[Opening DATA TO EXAMINE section]

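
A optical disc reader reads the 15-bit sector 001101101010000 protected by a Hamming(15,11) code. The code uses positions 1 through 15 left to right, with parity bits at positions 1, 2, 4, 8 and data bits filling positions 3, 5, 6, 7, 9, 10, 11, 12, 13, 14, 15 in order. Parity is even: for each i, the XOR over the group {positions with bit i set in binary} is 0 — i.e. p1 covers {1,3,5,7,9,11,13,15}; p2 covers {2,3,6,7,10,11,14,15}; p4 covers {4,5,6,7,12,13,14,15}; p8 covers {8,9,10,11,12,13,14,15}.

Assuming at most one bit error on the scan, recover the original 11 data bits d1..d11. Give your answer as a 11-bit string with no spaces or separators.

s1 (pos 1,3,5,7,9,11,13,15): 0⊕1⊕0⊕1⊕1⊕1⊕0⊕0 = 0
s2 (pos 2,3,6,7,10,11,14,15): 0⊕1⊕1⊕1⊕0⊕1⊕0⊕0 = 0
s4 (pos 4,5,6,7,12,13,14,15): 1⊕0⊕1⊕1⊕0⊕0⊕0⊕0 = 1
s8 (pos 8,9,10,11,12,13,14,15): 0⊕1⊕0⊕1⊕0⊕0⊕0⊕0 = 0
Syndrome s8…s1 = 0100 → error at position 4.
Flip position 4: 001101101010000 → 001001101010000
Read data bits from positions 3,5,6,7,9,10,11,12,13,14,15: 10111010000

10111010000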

[Closing DATA TO EXAMINE section]

Retype the lines above without alteration. The first is the one containing "Assuming at most", and the last is the final line of the data.

### EXPECTED ANSWER
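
Assuming at most one bit error on the scan, recover the original 11 data bits d1..d11. Give your answer as a 11-bit string with no spaces or separators.

s1 (pos 1,3,5,7,9,11,13,15): 0⊕1⊕0⊕1⊕1⊕1⊕0⊕0 = 0
s2 (pos 2,3,6,7,10,11,14,15): 0⊕1⊕1⊕1⊕0⊕1⊕0⊕0 = 0
s4 (pos 4,5,6,7,12,13,14,15): 1⊕0⊕1⊕1⊕0⊕0⊕0⊕0 = 1
s8 (pos 8,9,10,11,12,13,14,15): 0⊕1⊕0⊕1⊕0⊕0⊕0⊕0 = 0
Syndrome s8…s1 = 0100 → error at position 4.
Flip position 4: 001101101010000 → 001001101010000
Read data bits from positions 3,5,6,7,9,10,11,12,13,14,15: 10111010000

10111010000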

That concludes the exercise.